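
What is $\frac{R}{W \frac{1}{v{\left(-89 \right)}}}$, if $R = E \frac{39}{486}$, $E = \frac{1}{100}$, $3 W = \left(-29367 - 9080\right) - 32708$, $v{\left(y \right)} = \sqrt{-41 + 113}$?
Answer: $- \frac{13 \sqrt{2}}{64039500} \approx -2.8708 \cdot 10^{-7}$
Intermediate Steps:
$v{\left(y \right)} = 6 \sqrt{2}$ ($v{\left(y \right)} = \sqrt{72} = 6 \sqrt{2}$)
$W = - \frac{71155}{3}$ ($W = \frac{\left(-29367 - 9080\right) - 32708}{3} = \frac{-38447 - 32708}{3} = \frac{1}{3} \left(-71155\right) = - \frac{71155}{3} \approx -23718.0$)
$E = \frac{1}{100} \approx 0.01$
$R = \frac{13}{16200}$ ($R = \frac{39 \cdot \frac{1}{486}}{100} = \frac{1}{100} \cdot \frac{13}{162} = \frac{13}{16200} \approx 0.00080247$)
$\frac{R}{W \frac{1}{v{\left(-89 \right)}}} = \frac{13}{16200 \left(- \frac{71155}{3 \cdot 6 \sqrt{2}}\right)} = \frac{13}{16200 \left(- \frac{71155 \frac{\sqrt{2}}{12}}{3}\right)} = \frac{13}{16200 \left(- \frac{71155 \sqrt{2}}{36}\right)} = \frac{13 \left(- \frac{18 \sqrt{2}}{71155}\right)}{16200} = - \frac{13 \sqrt{2}}{64039500}$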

....

#### WHAT THE TASK ASKS
Would you transcribe the whole listing, keeping every character the same?

#### EXPECTED ANSWER
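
What is $\frac{R}{W \frac{1}{v{\left(-89 \right)}}}$, if $R = E \frac{39}{486}$, $E = \frac{1}{100}$, $3 W = \left(-29367 - 9080\right) - 32708$, $v{\left(y \right)} = \sqrt{-41 + 113}$?
Answer: $- \frac{13 \sqrt{2}}{64039500} \approx -2.8708 \cdot 10^{-7}$
Intermediate Steps:
$v{\left(y \right)} = 6 \sqrt{2}$ ($v{\left(y \right)} = \sqrt{72} = 6 \sqrt{2}$)
$W = - \frac{71155}{3}$ ($W = \frac{\left(-29367 - 9080\right) - 32708}{3} = \frac{-38447 - 32708}{3} = \frac{1}{3} \left(-71155\right) = - \frac{71155}{3} \approx -23718.0$)
$E = \frac{1}{100} \approx 0.01$
$R = \frac{13}{16200}$ ($R = \frac{39 \cdot \frac{1}{486}}{100} = \frac{1}{100} \cdot \frac{13}{162} = \frac{13}{16200} \approx 0.00080247$)
$\frac{R}{W \frac{1}{v{\left(-89 \right)}}} = \frac{13}{16200 \left(- \frac{71155}{3 \cdot 6 \sqrt{2}}\right)} = \frac{13}{16200 \left(- \frac{71155 \frac{\sqrt{2}}{12}}{3}\right)} = \frac{13}{16200 \left(- \frac{71155 \sqrt{2}}{36}\right)} = \frac{13 \left(- \frac{18 \sqrt{2}}{71155}\right)}{16200} = - \frac{13 \sqrt{2}}{64039500}$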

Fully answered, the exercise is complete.